◆ Task to complete ◆
Give back each line below verbatim.

◆ Task input ◆
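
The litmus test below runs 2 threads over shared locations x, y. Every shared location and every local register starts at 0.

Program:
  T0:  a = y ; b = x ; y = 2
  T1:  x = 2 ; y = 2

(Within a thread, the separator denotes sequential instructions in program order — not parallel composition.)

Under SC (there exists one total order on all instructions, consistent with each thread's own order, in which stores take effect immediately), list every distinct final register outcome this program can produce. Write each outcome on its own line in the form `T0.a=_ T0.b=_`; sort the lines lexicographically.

outcome vector order: (T0.a,T0.b)
|SC outcomes| = 3

T0.a=0 T0.b=0
T0.a=0 T0.b=2
T0.a=2 T0.b=2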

◆ Exercise solution ◆
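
The litmus test below runs 2 threads over shared locations x, y. Every shared location and every local register starts at 0.

Program:
  T0:  a = y ; b = x ; y = 2
  T1:  x = 2 ; y = 2

(Within a thread, the separator denotes sequential instructions in program order — not parallel composition.)

Under SC (there exists one total order on all instructions, consistent with each thread's own order, in which stores take effect immediately), list every distinct final register outcome this program can produce. Write each outcome on its own line in the form `T0.a=_ T0.b=_`; sort the lines lexicographically.

outcome vector order: (T0.a,T0.b)
|SC outcomes| = 3

T0.a=0 T0.b=0
T0.a=0 T0.b=2
T0.a=2 T0.b=2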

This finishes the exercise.